Range to reproduce from the entries below: the line with "(v^2 + 9*v + 18)/(v^3", the line with "Iteratively Factor: q^3", and every line in between. Give them exactly and give nothing else.

----------

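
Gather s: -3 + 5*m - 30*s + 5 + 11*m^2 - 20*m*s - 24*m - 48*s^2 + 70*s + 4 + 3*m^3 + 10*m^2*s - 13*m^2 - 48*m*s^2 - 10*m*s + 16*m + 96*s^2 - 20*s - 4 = 3*m^3 - 2*m^2 - 3*m + s^2*(48 - 48*m) + s*(10*m^2 - 30*m + 20) + 2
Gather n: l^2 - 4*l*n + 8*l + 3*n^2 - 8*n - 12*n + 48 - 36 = l^2 + 8*l + 3*n^2 + n*(-4*l - 20) + 12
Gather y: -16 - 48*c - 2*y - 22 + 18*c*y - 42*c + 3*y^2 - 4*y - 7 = -90*c + 3*y^2 + y*(18*c - 6) - 45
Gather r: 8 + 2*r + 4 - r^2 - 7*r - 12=-r^2 - 5*r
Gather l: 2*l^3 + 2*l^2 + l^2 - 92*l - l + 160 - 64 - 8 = 2*l^3 + 3*l^2 - 93*l + 88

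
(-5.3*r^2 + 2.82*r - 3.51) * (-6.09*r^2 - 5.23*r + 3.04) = 32.277*r^4 + 10.5452*r^3 - 9.4847*r^2 + 26.9301*r - 10.6704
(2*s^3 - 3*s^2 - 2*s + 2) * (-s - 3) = -2*s^4 - 3*s^3 + 11*s^2 + 4*s - 6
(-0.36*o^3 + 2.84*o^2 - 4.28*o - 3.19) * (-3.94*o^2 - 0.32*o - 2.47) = 1.4184*o^5 - 11.0744*o^4 + 16.8436*o^3 + 6.9234*o^2 + 11.5924*o + 7.8793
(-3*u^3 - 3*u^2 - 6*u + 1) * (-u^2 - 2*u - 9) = 3*u^5 + 9*u^4 + 39*u^3 + 38*u^2 + 52*u - 9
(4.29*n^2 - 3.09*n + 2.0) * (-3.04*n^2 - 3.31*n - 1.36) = -13.0416*n^4 - 4.8063*n^3 - 1.6865*n^2 - 2.4176*n - 2.72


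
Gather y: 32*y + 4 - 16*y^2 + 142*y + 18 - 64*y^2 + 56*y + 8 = -80*y^2 + 230*y + 30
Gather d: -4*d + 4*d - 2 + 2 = 0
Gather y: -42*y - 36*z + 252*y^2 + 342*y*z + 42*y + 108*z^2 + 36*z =252*y^2 + 342*y*z + 108*z^2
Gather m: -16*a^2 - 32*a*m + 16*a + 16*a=-16*a^2 - 32*a*m + 32*a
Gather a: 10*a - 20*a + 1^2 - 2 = -10*a - 1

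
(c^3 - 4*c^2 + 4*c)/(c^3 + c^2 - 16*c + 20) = c/(c + 5)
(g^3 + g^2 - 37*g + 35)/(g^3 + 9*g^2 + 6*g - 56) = (g^2 - 6*g + 5)/(g^2 + 2*g - 8)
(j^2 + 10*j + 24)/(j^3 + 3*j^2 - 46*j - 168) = 1/(j - 7)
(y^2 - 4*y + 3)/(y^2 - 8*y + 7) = (y - 3)/(y - 7)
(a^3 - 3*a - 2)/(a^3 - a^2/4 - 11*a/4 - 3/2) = 4*(a + 1)/(4*a + 3)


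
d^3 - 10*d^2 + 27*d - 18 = (d - 6)*(d - 3)*(d - 1)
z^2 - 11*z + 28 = (z - 7)*(z - 4)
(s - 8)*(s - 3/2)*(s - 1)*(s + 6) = s^4 - 9*s^3/2 - 83*s^2/2 + 117*s - 72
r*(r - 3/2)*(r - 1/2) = r^3 - 2*r^2 + 3*r/4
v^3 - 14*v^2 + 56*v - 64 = (v - 8)*(v - 4)*(v - 2)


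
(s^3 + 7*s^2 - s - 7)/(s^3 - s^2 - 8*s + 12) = (s^3 + 7*s^2 - s - 7)/(s^3 - s^2 - 8*s + 12)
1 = 1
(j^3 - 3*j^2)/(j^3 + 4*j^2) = (j - 3)/(j + 4)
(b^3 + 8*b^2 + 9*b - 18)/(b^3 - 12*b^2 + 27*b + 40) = (b^3 + 8*b^2 + 9*b - 18)/(b^3 - 12*b^2 + 27*b + 40)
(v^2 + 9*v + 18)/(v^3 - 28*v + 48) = (v + 3)/(v^2 - 6*v + 8)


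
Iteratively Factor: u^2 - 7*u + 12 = (u - 3)*(u - 4)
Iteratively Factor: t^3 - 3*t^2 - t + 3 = (t + 1)*(t^2 - 4*t + 3) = (t - 3)*(t + 1)*(t - 1)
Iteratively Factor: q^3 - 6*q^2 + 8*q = (q - 2)*(q^2 - 4*q) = (q - 4)*(q - 2)*(q)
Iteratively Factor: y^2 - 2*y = (y - 2)*(y)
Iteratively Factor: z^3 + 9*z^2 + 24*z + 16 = (z + 4)*(z^2 + 5*z + 4) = (z + 4)^2*(z + 1)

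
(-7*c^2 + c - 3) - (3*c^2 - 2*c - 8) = -10*c^2 + 3*c + 5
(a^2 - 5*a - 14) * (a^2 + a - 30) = a^4 - 4*a^3 - 49*a^2 + 136*a + 420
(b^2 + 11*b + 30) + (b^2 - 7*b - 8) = 2*b^2 + 4*b + 22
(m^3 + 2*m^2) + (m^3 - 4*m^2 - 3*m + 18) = 2*m^3 - 2*m^2 - 3*m + 18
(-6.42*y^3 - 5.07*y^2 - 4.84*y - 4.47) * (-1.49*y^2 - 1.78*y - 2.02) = 9.5658*y^5 + 18.9819*y^4 + 29.2046*y^3 + 25.5169*y^2 + 17.7334*y + 9.0294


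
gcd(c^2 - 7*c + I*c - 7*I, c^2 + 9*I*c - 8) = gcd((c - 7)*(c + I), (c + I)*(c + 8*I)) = c + I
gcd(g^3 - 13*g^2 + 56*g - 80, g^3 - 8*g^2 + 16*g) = g^2 - 8*g + 16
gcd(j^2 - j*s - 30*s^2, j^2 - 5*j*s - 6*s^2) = -j + 6*s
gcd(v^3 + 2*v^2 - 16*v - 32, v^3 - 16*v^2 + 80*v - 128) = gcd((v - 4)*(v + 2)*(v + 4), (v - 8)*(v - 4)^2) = v - 4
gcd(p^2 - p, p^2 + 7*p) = p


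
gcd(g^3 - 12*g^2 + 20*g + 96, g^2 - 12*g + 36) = g - 6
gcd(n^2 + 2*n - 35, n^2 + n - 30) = n - 5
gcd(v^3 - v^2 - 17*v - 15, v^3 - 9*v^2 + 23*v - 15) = v - 5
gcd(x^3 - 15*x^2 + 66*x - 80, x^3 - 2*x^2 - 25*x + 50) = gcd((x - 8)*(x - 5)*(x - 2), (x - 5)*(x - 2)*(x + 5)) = x^2 - 7*x + 10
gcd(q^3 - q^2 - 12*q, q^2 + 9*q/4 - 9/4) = q + 3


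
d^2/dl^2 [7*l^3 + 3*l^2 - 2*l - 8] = 42*l + 6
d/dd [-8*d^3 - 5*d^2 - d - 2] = -24*d^2 - 10*d - 1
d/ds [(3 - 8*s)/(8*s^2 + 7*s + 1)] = (64*s^2 - 48*s - 29)/(64*s^4 + 112*s^3 + 65*s^2 + 14*s + 1)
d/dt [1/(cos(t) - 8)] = sin(t)/(cos(t) - 8)^2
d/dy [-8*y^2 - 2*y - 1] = -16*y - 2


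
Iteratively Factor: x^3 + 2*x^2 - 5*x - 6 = (x - 2)*(x^2 + 4*x + 3) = (x - 2)*(x + 3)*(x + 1)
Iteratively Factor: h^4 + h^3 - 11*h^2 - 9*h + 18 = (h - 1)*(h^3 + 2*h^2 - 9*h - 18) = (h - 1)*(h + 3)*(h^2 - h - 6) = (h - 3)*(h - 1)*(h + 3)*(h + 2)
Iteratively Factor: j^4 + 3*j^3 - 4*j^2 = (j + 4)*(j^3 - j^2) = j*(j + 4)*(j^2 - j) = j*(j - 1)*(j + 4)*(j)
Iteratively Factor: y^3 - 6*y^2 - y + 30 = (y - 3)*(y^2 - 3*y - 10) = (y - 5)*(y - 3)*(y + 2)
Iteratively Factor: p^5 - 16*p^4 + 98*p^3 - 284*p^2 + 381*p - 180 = (p - 3)*(p^4 - 13*p^3 + 59*p^2 - 107*p + 60) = (p - 3)*(p - 1)*(p^3 - 12*p^2 + 47*p - 60) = (p - 3)^2*(p - 1)*(p^2 - 9*p + 20) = (p - 4)*(p - 3)^2*(p - 1)*(p - 5)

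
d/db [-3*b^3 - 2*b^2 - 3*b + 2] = -9*b^2 - 4*b - 3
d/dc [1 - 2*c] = -2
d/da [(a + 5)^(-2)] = -2/(a + 5)^3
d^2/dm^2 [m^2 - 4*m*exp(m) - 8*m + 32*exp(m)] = -4*m*exp(m) + 24*exp(m) + 2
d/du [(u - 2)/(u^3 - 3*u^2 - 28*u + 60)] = (1 - 2*u)/(u^4 - 2*u^3 - 59*u^2 + 60*u + 900)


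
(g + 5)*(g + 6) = g^2 + 11*g + 30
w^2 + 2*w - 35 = (w - 5)*(w + 7)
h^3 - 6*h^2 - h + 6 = (h - 6)*(h - 1)*(h + 1)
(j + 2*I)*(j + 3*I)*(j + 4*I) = j^3 + 9*I*j^2 - 26*j - 24*I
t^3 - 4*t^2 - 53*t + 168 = (t - 8)*(t - 3)*(t + 7)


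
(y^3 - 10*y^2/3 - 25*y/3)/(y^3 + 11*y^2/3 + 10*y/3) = (y - 5)/(y + 2)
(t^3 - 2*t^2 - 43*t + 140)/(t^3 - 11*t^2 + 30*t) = (t^2 + 3*t - 28)/(t*(t - 6))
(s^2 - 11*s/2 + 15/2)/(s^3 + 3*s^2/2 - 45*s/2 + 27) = (2*s - 5)/(2*s^2 + 9*s - 18)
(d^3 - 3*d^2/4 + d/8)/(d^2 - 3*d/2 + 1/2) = d*(4*d - 1)/(4*(d - 1))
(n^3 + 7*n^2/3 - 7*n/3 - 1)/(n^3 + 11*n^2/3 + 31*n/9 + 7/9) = 3*(n^2 + 2*n - 3)/(3*n^2 + 10*n + 7)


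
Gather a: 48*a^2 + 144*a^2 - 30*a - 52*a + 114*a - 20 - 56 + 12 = 192*a^2 + 32*a - 64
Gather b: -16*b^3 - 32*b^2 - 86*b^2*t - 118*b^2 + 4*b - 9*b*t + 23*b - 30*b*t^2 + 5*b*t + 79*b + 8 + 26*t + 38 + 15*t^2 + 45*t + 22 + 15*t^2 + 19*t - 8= -16*b^3 + b^2*(-86*t - 150) + b*(-30*t^2 - 4*t + 106) + 30*t^2 + 90*t + 60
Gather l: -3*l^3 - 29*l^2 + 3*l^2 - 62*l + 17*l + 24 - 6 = -3*l^3 - 26*l^2 - 45*l + 18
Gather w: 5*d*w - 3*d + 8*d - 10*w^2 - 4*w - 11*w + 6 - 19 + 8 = 5*d - 10*w^2 + w*(5*d - 15) - 5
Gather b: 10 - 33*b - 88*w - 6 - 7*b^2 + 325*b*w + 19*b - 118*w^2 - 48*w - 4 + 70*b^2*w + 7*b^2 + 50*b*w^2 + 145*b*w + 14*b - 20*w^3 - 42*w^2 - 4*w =70*b^2*w + b*(50*w^2 + 470*w) - 20*w^3 - 160*w^2 - 140*w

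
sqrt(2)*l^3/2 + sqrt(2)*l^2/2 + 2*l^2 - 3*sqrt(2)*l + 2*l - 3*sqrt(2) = (l - sqrt(2))*(l + 3*sqrt(2))*(sqrt(2)*l/2 + sqrt(2)/2)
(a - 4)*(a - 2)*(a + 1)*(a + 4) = a^4 - a^3 - 18*a^2 + 16*a + 32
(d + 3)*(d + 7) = d^2 + 10*d + 21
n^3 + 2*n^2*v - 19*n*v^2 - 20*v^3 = (n - 4*v)*(n + v)*(n + 5*v)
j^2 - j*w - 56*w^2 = (j - 8*w)*(j + 7*w)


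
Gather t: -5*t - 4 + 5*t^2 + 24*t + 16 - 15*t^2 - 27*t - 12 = -10*t^2 - 8*t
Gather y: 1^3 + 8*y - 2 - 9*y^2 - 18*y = -9*y^2 - 10*y - 1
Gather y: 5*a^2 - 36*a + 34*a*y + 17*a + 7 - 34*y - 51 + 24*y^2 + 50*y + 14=5*a^2 - 19*a + 24*y^2 + y*(34*a + 16) - 30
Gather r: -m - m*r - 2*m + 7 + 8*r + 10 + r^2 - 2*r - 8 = -3*m + r^2 + r*(6 - m) + 9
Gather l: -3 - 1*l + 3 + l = 0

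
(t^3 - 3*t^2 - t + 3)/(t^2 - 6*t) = (t^3 - 3*t^2 - t + 3)/(t*(t - 6))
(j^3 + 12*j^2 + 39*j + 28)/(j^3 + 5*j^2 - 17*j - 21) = (j + 4)/(j - 3)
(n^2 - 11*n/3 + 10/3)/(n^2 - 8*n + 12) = (n - 5/3)/(n - 6)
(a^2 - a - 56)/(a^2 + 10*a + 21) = (a - 8)/(a + 3)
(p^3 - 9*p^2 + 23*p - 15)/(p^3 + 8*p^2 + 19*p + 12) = (p^3 - 9*p^2 + 23*p - 15)/(p^3 + 8*p^2 + 19*p + 12)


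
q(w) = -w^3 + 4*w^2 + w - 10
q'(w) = -3*w^2 + 8*w + 1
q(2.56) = 2.00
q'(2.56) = 1.82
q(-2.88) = 44.19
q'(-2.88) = -46.92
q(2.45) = 1.75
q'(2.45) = 2.59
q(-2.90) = 45.13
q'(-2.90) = -47.43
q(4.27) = -10.65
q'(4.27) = -19.54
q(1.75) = -1.36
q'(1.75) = 5.81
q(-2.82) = 41.42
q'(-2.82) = -45.42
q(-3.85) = 102.51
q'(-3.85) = -74.27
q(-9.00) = 1034.00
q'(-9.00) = -314.00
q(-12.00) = 2282.00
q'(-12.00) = -527.00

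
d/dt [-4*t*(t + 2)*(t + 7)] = -12*t^2 - 72*t - 56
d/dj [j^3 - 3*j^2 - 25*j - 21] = 3*j^2 - 6*j - 25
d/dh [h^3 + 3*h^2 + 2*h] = 3*h^2 + 6*h + 2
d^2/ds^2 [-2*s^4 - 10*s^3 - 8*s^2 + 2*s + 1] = -24*s^2 - 60*s - 16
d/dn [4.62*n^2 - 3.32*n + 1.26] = 9.24*n - 3.32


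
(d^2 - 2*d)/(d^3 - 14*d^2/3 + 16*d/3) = 3/(3*d - 8)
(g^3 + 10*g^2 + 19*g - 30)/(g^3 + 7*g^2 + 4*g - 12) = (g + 5)/(g + 2)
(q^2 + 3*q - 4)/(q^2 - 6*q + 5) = (q + 4)/(q - 5)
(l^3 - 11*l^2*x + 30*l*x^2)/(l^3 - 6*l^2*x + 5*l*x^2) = (-l + 6*x)/(-l + x)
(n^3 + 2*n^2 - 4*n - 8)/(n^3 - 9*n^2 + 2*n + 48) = (n^2 - 4)/(n^2 - 11*n + 24)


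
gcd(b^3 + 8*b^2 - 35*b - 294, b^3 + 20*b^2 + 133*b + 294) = b^2 + 14*b + 49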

----------

EXPECTED OUTPUT:
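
(v^2 + 9*v + 18)/(v^3 - 28*v + 48) = (v + 3)/(v^2 - 6*v + 8)


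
Iteratively Factor: u^2 - 7*u + 12 = (u - 3)*(u - 4)
Iteratively Factor: t^3 - 3*t^2 - t + 3 = (t + 1)*(t^2 - 4*t + 3) = (t - 3)*(t + 1)*(t - 1)
Iteratively Factor: q^3 - 6*q^2 + 8*q = (q - 2)*(q^2 - 4*q) = (q - 4)*(q - 2)*(q)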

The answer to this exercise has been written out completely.